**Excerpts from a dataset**
****

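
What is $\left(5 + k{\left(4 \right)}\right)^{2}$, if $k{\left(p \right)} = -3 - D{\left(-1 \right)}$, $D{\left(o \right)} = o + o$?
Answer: $16$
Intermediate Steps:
$D{\left(o \right)} = 2 o$
$k{\left(p \right)} = -1$ ($k{\left(p \right)} = -3 - 2 \left(-1\right) = -3 - -2 = -3 + 2 = -1$)
$\left(5 + k{\left(4 \right)}\right)^{2} = \left(5 - 1\right)^{2} = 4^{2} = 16$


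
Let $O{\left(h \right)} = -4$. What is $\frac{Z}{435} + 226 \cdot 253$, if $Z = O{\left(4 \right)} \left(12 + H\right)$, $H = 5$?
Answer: $\frac{24872362}{435} \approx 57178.0$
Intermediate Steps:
$Z = -68$ ($Z = - 4 \left(12 + 5\right) = \left(-4\right) 17 = -68$)
$\frac{Z}{435} + 226 \cdot 253 = - \frac{68}{435} + 226 \cdot 253 = \left(-68\right) \frac{1}{435} + 57178 = - \frac{68}{435} + 57178 = \frac{24872362}{435}$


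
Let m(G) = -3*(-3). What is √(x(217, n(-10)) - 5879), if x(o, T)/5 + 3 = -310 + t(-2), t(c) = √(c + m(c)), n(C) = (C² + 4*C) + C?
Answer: √(-7444 + 5*√7) ≈ 86.202*I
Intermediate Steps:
m(G) = 9
n(C) = C² + 5*C
t(c) = √(9 + c) (t(c) = √(c + 9) = √(9 + c))
x(o, T) = -1565 + 5*√7 (x(o, T) = -15 + 5*(-310 + √(9 - 2)) = -15 + 5*(-310 + √7) = -15 + (-1550 + 5*√7) = -1565 + 5*√7)
√(x(217, n(-10)) - 5879) = √((-1565 + 5*√7) - 5879) = √(-7444 + 5*√7)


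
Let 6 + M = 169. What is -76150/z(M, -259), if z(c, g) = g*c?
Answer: 76150/42217 ≈ 1.8038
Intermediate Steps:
M = 163 (M = -6 + 169 = 163)
z(c, g) = c*g
-76150/z(M, -259) = -76150/(163*(-259)) = -76150/(-42217) = -76150*(-1/42217) = 76150/42217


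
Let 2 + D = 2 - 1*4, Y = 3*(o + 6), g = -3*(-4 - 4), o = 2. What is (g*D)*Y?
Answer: -2304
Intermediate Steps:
g = 24 (g = -3*(-8) = 24)
Y = 24 (Y = 3*(2 + 6) = 3*8 = 24)
D = -4 (D = -2 + (2 - 1*4) = -2 + (2 - 4) = -2 - 2 = -4)
(g*D)*Y = (24*(-4))*24 = -96*24 = -2304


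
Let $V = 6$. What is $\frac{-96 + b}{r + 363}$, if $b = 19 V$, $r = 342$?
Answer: $\frac{6}{235} \approx 0.025532$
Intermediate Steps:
$b = 114$ ($b = 19 \cdot 6 = 114$)
$\frac{-96 + b}{r + 363} = \frac{-96 + 114}{342 + 363} = \frac{18}{705} = 18 \cdot \frac{1}{705} = \frac{6}{235}$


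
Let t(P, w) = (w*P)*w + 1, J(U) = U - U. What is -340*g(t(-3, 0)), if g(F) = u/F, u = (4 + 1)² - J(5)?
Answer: -8500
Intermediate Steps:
J(U) = 0
u = 25 (u = (4 + 1)² - 1*0 = 5² + 0 = 25 + 0 = 25)
t(P, w) = 1 + P*w² (t(P, w) = (P*w)*w + 1 = P*w² + 1 = 1 + P*w²)
g(F) = 25/F
-340*g(t(-3, 0)) = -8500/(1 - 3*0²) = -8500/(1 - 3*0) = -8500/(1 + 0) = -8500/1 = -8500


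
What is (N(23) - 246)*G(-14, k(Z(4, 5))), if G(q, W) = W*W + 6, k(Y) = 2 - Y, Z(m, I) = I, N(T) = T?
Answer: -3345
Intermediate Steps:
G(q, W) = 6 + W² (G(q, W) = W² + 6 = 6 + W²)
(N(23) - 246)*G(-14, k(Z(4, 5))) = (23 - 246)*(6 + (2 - 1*5)²) = -223*(6 + (2 - 5)²) = -223*(6 + (-3)²) = -223*(6 + 9) = -223*15 = -3345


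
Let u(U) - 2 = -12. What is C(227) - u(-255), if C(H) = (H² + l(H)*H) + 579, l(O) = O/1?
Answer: 103647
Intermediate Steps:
l(O) = O (l(O) = O*1 = O)
u(U) = -10 (u(U) = 2 - 12 = -10)
C(H) = 579 + 2*H² (C(H) = (H² + H*H) + 579 = (H² + H²) + 579 = 2*H² + 579 = 579 + 2*H²)
C(227) - u(-255) = (579 + 2*227²) - 1*(-10) = (579 + 2*51529) + 10 = (579 + 103058) + 10 = 103637 + 10 = 103647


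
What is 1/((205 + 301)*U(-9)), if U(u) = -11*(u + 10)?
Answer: -1/5566 ≈ -0.00017966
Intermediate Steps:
U(u) = -110 - 11*u (U(u) = -11*(10 + u) = -110 - 11*u)
1/((205 + 301)*U(-9)) = 1/((205 + 301)*(-110 - 11*(-9))) = 1/(506*(-110 + 99)) = 1/(506*(-11)) = 1/(-5566) = -1/5566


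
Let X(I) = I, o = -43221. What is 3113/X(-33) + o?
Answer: -129946/3 ≈ -43315.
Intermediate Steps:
3113/X(-33) + o = 3113/(-33) - 43221 = 3113*(-1/33) - 43221 = -283/3 - 43221 = -129946/3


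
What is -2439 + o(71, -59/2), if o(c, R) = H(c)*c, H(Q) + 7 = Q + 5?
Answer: 2460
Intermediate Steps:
H(Q) = -2 + Q (H(Q) = -7 + (Q + 5) = -7 + (5 + Q) = -2 + Q)
o(c, R) = c*(-2 + c) (o(c, R) = (-2 + c)*c = c*(-2 + c))
-2439 + o(71, -59/2) = -2439 + 71*(-2 + 71) = -2439 + 71*69 = -2439 + 4899 = 2460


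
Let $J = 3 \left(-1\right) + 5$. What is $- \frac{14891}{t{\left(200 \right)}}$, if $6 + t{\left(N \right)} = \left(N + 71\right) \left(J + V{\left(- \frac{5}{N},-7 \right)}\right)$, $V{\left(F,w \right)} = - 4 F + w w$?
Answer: $- \frac{148910}{138421} \approx -1.0758$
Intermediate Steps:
$J = 2$ ($J = -3 + 5 = 2$)
$V{\left(F,w \right)} = w^{2} - 4 F$ ($V{\left(F,w \right)} = - 4 F + w^{2} = w^{2} - 4 F$)
$t{\left(N \right)} = -6 + \left(51 + \frac{20}{N}\right) \left(71 + N\right)$ ($t{\left(N \right)} = -6 + \left(N + 71\right) \left(2 + \left(\left(-7\right)^{2} - 4 \left(- \frac{5}{N}\right)\right)\right) = -6 + \left(71 + N\right) \left(2 + \left(49 + \frac{20}{N}\right)\right) = -6 + \left(71 + N\right) \left(51 + \frac{20}{N}\right) = -6 + \left(51 + \frac{20}{N}\right) \left(71 + N\right)$)
$- \frac{14891}{t{\left(200 \right)}} = - \frac{14891}{3635 + 51 \cdot 200 + \frac{1420}{200}} = - \frac{14891}{3635 + 10200 + 1420 \cdot \frac{1}{200}} = - \frac{14891}{3635 + 10200 + \frac{71}{10}} = - \frac{14891}{\frac{138421}{10}} = \left(-14891\right) \frac{10}{138421} = - \frac{148910}{138421}$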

****

**The problem**
Please transcribe the records in full, keeping every word as it is.

**Output below**
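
What is $\left(5 + k{\left(4 \right)}\right)^{2}$, if $k{\left(p \right)} = -3 - D{\left(-1 \right)}$, $D{\left(o \right)} = o + o$?
Answer: $16$
Intermediate Steps:
$D{\left(o \right)} = 2 o$
$k{\left(p \right)} = -1$ ($k{\left(p \right)} = -3 - 2 \left(-1\right) = -3 - -2 = -3 + 2 = -1$)
$\left(5 + k{\left(4 \right)}\right)^{2} = \left(5 - 1\right)^{2} = 4^{2} = 16$


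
Let $O{\left(h \right)} = -4$. What is $\frac{Z}{435} + 226 \cdot 253$, if $Z = O{\left(4 \right)} \left(12 + H\right)$, $H = 5$?
Answer: $\frac{24872362}{435} \approx 57178.0$
Intermediate Steps:
$Z = -68$ ($Z = - 4 \left(12 + 5\right) = \left(-4\right) 17 = -68$)
$\frac{Z}{435} + 226 \cdot 253 = - \frac{68}{435} + 226 \cdot 253 = \left(-68\right) \frac{1}{435} + 57178 = - \frac{68}{435} + 57178 = \frac{24872362}{435}$


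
Let m(G) = -3*(-3). What is √(x(217, n(-10)) - 5879), if x(o, T)/5 + 3 = -310 + t(-2), t(c) = √(c + m(c)), n(C) = (C² + 4*C) + C?
Answer: √(-7444 + 5*√7) ≈ 86.202*I
Intermediate Steps:
m(G) = 9
n(C) = C² + 5*C
t(c) = √(9 + c) (t(c) = √(c + 9) = √(9 + c))
x(o, T) = -1565 + 5*√7 (x(o, T) = -15 + 5*(-310 + √(9 - 2)) = -15 + 5*(-310 + √7) = -15 + (-1550 + 5*√7) = -1565 + 5*√7)
√(x(217, n(-10)) - 5879) = √((-1565 + 5*√7) - 5879) = √(-7444 + 5*√7)


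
Let 6 + M = 169. What is -76150/z(M, -259), if z(c, g) = g*c?
Answer: 76150/42217 ≈ 1.8038
Intermediate Steps:
M = 163 (M = -6 + 169 = 163)
z(c, g) = c*g
-76150/z(M, -259) = -76150/(163*(-259)) = -76150/(-42217) = -76150*(-1/42217) = 76150/42217


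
Let 2 + D = 2 - 1*4, Y = 3*(o + 6), g = -3*(-4 - 4), o = 2. What is (g*D)*Y?
Answer: -2304
Intermediate Steps:
g = 24 (g = -3*(-8) = 24)
Y = 24 (Y = 3*(2 + 6) = 3*8 = 24)
D = -4 (D = -2 + (2 - 1*4) = -2 + (2 - 4) = -2 - 2 = -4)
(g*D)*Y = (24*(-4))*24 = -96*24 = -2304


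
Let $V = 6$. What is $\frac{-96 + b}{r + 363}$, if $b = 19 V$, $r = 342$?
Answer: $\frac{6}{235} \approx 0.025532$
Intermediate Steps:
$b = 114$ ($b = 19 \cdot 6 = 114$)
$\frac{-96 + b}{r + 363} = \frac{-96 + 114}{342 + 363} = \frac{18}{705} = 18 \cdot \frac{1}{705} = \frac{6}{235}$


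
Let t(P, w) = (w*P)*w + 1, J(U) = U - U. What is -340*g(t(-3, 0)), if g(F) = u/F, u = (4 + 1)² - J(5)?
Answer: -8500
Intermediate Steps:
J(U) = 0
u = 25 (u = (4 + 1)² - 1*0 = 5² + 0 = 25 + 0 = 25)
t(P, w) = 1 + P*w² (t(P, w) = (P*w)*w + 1 = P*w² + 1 = 1 + P*w²)
g(F) = 25/F
-340*g(t(-3, 0)) = -8500/(1 - 3*0²) = -8500/(1 - 3*0) = -8500/(1 + 0) = -8500/1 = -8500


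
What is (N(23) - 246)*G(-14, k(Z(4, 5))), if G(q, W) = W*W + 6, k(Y) = 2 - Y, Z(m, I) = I, N(T) = T?
Answer: -3345
Intermediate Steps:
G(q, W) = 6 + W² (G(q, W) = W² + 6 = 6 + W²)
(N(23) - 246)*G(-14, k(Z(4, 5))) = (23 - 246)*(6 + (2 - 1*5)²) = -223*(6 + (2 - 5)²) = -223*(6 + (-3)²) = -223*(6 + 9) = -223*15 = -3345


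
Let u(U) - 2 = -12. What is C(227) - u(-255), if C(H) = (H² + l(H)*H) + 579, l(O) = O/1?
Answer: 103647
Intermediate Steps:
l(O) = O (l(O) = O*1 = O)
u(U) = -10 (u(U) = 2 - 12 = -10)
C(H) = 579 + 2*H² (C(H) = (H² + H*H) + 579 = (H² + H²) + 579 = 2*H² + 579 = 579 + 2*H²)
C(227) - u(-255) = (579 + 2*227²) - 1*(-10) = (579 + 2*51529) + 10 = (579 + 103058) + 10 = 103637 + 10 = 103647


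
What is 1/((205 + 301)*U(-9)), if U(u) = -11*(u + 10)?
Answer: -1/5566 ≈ -0.00017966
Intermediate Steps:
U(u) = -110 - 11*u (U(u) = -11*(10 + u) = -110 - 11*u)
1/((205 + 301)*U(-9)) = 1/((205 + 301)*(-110 - 11*(-9))) = 1/(506*(-110 + 99)) = 1/(506*(-11)) = 1/(-5566) = -1/5566


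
Let X(I) = I, o = -43221. What is 3113/X(-33) + o?
Answer: -129946/3 ≈ -43315.
Intermediate Steps:
3113/X(-33) + o = 3113/(-33) - 43221 = 3113*(-1/33) - 43221 = -283/3 - 43221 = -129946/3


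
What is -2439 + o(71, -59/2), if o(c, R) = H(c)*c, H(Q) + 7 = Q + 5?
Answer: 2460
Intermediate Steps:
H(Q) = -2 + Q (H(Q) = -7 + (Q + 5) = -7 + (5 + Q) = -2 + Q)
o(c, R) = c*(-2 + c) (o(c, R) = (-2 + c)*c = c*(-2 + c))
-2439 + o(71, -59/2) = -2439 + 71*(-2 + 71) = -2439 + 71*69 = -2439 + 4899 = 2460


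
Let $J = 3 \left(-1\right) + 5$. What is $- \frac{14891}{t{\left(200 \right)}}$, if $6 + t{\left(N \right)} = \left(N + 71\right) \left(J + V{\left(- \frac{5}{N},-7 \right)}\right)$, $V{\left(F,w \right)} = - 4 F + w w$?
Answer: $- \frac{148910}{138421} \approx -1.0758$
Intermediate Steps:
$J = 2$ ($J = -3 + 5 = 2$)
$V{\left(F,w \right)} = w^{2} - 4 F$ ($V{\left(F,w \right)} = - 4 F + w^{2} = w^{2} - 4 F$)
$t{\left(N \right)} = -6 + \left(51 + \frac{20}{N}\right) \left(71 + N\right)$ ($t{\left(N \right)} = -6 + \left(N + 71\right) \left(2 + \left(\left(-7\right)^{2} - 4 \left(- \frac{5}{N}\right)\right)\right) = -6 + \left(71 + N\right) \left(2 + \left(49 + \frac{20}{N}\right)\right) = -6 + \left(71 + N\right) \left(51 + \frac{20}{N}\right) = -6 + \left(51 + \frac{20}{N}\right) \left(71 + N\right)$)
$- \frac{14891}{t{\left(200 \right)}} = - \frac{14891}{3635 + 51 \cdot 200 + \frac{1420}{200}} = - \frac{14891}{3635 + 10200 + 1420 \cdot \frac{1}{200}} = - \frac{14891}{3635 + 10200 + \frac{71}{10}} = - \frac{14891}{\frac{138421}{10}} = \left(-14891\right) \frac{10}{138421} = - \frac{148910}{138421}$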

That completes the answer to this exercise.